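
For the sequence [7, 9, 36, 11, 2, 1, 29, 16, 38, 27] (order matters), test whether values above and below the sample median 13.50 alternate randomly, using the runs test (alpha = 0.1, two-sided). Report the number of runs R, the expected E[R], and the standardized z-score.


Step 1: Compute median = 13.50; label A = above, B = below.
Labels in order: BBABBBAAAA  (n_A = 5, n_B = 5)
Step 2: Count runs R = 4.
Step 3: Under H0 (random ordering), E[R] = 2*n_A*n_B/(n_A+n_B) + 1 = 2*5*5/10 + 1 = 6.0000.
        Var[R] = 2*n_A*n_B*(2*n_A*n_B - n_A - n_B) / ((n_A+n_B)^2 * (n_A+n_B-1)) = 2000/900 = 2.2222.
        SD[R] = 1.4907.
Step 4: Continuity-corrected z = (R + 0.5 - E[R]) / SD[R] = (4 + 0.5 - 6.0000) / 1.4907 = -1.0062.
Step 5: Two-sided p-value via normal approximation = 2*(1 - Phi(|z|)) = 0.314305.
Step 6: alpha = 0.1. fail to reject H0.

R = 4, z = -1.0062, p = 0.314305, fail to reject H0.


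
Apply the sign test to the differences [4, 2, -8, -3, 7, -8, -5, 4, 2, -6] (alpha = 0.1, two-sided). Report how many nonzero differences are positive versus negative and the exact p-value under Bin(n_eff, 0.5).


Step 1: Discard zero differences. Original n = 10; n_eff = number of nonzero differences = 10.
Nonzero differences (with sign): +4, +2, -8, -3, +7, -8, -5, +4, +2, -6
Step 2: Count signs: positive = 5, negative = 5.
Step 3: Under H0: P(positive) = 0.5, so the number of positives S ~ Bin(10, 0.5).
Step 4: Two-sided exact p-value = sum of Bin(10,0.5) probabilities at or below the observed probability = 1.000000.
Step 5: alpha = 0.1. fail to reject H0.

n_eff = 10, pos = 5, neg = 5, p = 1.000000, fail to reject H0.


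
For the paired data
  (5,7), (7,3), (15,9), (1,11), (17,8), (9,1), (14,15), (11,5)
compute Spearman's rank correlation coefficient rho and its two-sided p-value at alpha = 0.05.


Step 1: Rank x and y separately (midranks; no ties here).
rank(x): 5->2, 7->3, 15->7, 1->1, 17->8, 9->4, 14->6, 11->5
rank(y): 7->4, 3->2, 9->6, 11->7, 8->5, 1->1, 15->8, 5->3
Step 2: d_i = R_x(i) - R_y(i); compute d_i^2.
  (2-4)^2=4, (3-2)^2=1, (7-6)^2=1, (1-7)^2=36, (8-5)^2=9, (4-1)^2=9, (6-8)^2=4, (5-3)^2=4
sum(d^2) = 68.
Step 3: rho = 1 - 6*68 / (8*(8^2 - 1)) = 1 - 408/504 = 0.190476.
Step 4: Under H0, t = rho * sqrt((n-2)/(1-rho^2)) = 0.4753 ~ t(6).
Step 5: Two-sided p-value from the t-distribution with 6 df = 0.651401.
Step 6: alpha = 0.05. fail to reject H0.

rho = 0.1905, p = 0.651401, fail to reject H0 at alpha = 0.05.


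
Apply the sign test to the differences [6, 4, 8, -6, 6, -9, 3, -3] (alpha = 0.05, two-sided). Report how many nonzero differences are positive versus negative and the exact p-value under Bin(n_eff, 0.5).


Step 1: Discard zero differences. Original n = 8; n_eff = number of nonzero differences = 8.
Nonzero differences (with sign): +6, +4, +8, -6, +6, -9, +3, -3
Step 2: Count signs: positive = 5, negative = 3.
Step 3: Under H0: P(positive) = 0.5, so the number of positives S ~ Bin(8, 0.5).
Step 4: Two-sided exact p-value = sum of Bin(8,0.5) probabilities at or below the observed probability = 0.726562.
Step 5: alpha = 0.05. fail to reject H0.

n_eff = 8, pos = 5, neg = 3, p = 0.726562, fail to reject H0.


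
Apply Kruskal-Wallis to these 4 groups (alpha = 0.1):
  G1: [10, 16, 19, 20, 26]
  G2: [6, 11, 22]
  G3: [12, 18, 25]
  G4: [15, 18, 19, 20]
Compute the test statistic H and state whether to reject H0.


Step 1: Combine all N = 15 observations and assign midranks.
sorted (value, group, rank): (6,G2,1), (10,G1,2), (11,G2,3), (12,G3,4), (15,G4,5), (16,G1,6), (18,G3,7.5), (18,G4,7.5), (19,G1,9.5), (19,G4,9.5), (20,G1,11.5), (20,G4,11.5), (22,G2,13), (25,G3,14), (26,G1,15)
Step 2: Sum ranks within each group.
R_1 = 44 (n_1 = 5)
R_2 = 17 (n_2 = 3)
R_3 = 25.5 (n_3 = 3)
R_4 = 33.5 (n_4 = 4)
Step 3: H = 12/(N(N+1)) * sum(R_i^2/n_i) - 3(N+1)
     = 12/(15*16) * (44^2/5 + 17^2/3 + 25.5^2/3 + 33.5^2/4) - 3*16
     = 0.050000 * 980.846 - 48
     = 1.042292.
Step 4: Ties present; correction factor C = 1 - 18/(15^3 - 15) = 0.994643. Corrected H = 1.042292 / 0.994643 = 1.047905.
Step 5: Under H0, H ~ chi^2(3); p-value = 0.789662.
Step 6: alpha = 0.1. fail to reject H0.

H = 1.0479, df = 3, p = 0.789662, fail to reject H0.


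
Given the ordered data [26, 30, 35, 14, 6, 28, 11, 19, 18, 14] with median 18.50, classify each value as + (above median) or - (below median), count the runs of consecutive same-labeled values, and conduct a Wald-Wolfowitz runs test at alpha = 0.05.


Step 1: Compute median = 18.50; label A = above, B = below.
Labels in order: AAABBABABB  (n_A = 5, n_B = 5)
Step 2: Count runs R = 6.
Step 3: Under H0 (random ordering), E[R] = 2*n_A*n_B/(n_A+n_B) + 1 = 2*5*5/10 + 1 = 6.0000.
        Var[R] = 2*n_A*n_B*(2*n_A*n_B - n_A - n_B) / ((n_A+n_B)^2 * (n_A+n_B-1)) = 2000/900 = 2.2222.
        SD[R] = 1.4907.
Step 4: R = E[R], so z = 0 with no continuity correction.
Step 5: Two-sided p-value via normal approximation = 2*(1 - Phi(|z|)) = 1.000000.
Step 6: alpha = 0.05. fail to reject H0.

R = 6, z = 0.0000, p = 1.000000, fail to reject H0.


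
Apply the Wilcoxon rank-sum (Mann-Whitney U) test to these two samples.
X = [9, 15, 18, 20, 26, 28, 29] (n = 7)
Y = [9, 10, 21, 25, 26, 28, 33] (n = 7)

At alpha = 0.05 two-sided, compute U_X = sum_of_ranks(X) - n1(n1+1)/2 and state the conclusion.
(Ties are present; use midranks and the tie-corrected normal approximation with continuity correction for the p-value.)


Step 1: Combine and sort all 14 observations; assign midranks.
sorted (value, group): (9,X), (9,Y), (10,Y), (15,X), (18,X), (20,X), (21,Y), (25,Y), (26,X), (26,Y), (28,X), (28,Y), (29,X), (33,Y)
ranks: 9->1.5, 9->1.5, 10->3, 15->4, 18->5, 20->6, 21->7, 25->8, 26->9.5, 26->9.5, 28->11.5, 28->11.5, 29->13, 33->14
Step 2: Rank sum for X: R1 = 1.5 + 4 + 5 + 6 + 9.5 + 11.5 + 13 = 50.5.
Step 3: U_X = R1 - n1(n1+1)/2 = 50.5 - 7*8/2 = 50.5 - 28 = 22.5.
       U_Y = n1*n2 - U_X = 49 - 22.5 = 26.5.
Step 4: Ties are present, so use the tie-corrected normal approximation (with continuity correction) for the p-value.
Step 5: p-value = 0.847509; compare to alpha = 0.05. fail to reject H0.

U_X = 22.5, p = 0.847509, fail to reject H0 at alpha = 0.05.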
···
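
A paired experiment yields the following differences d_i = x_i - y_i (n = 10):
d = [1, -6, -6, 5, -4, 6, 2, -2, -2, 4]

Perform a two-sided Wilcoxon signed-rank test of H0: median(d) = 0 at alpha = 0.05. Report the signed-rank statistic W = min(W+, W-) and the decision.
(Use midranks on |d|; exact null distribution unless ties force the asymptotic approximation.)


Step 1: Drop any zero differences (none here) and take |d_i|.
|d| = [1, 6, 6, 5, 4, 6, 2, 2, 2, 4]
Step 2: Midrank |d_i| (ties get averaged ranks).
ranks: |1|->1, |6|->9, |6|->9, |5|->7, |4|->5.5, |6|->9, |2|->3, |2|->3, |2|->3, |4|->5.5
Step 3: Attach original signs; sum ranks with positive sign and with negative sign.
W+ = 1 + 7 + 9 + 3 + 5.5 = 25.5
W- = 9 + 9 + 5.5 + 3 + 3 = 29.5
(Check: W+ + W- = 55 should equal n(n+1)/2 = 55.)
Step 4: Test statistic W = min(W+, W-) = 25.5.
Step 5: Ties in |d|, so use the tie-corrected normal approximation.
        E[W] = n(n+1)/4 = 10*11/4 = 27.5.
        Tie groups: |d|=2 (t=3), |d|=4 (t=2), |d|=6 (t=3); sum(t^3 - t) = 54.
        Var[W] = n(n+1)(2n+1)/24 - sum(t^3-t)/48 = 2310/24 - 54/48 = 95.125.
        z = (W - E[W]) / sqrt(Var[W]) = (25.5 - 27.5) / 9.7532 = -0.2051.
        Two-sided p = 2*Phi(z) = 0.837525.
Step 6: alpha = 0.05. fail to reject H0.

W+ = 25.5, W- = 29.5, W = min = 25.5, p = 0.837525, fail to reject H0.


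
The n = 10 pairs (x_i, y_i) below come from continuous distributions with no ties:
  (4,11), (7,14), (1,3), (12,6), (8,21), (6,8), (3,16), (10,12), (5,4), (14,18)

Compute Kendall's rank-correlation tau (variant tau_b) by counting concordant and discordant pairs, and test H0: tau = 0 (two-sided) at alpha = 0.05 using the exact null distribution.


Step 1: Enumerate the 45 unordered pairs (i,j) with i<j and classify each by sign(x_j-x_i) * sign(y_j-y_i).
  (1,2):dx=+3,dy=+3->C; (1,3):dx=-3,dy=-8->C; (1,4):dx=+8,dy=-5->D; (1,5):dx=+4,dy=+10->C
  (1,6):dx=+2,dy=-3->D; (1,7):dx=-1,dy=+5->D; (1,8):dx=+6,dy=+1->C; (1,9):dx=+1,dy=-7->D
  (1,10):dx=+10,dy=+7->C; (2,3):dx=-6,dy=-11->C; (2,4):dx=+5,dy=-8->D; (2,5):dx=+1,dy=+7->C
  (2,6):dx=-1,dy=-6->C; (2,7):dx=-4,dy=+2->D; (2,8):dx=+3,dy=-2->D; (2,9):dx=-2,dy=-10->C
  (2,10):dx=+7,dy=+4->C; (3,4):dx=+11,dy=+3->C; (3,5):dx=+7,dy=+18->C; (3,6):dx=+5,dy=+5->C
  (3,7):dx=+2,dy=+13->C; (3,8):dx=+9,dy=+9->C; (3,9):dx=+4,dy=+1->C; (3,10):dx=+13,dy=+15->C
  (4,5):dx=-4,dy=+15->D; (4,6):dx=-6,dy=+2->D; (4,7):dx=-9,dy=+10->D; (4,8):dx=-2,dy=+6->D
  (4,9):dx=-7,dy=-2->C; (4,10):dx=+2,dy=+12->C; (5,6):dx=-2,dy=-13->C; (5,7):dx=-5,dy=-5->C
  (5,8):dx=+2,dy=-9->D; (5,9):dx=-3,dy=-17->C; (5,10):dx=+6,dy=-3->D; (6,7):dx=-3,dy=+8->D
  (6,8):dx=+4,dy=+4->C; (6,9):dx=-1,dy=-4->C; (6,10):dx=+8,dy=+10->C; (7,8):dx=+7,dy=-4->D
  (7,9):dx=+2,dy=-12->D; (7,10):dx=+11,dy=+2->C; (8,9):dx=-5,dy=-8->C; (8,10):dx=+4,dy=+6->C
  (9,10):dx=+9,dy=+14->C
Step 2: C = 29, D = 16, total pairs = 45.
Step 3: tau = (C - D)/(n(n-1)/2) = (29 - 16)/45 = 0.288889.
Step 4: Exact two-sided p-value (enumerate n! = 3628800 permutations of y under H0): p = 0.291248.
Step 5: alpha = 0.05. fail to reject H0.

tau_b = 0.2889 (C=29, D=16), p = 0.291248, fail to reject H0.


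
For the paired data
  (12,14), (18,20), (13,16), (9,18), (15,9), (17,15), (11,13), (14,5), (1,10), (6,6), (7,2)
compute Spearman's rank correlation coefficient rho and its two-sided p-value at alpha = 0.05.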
···
> **Problem description**
If a line in the entries above contains "these", it counts toward the total; give only that total.

> **Answer below**
2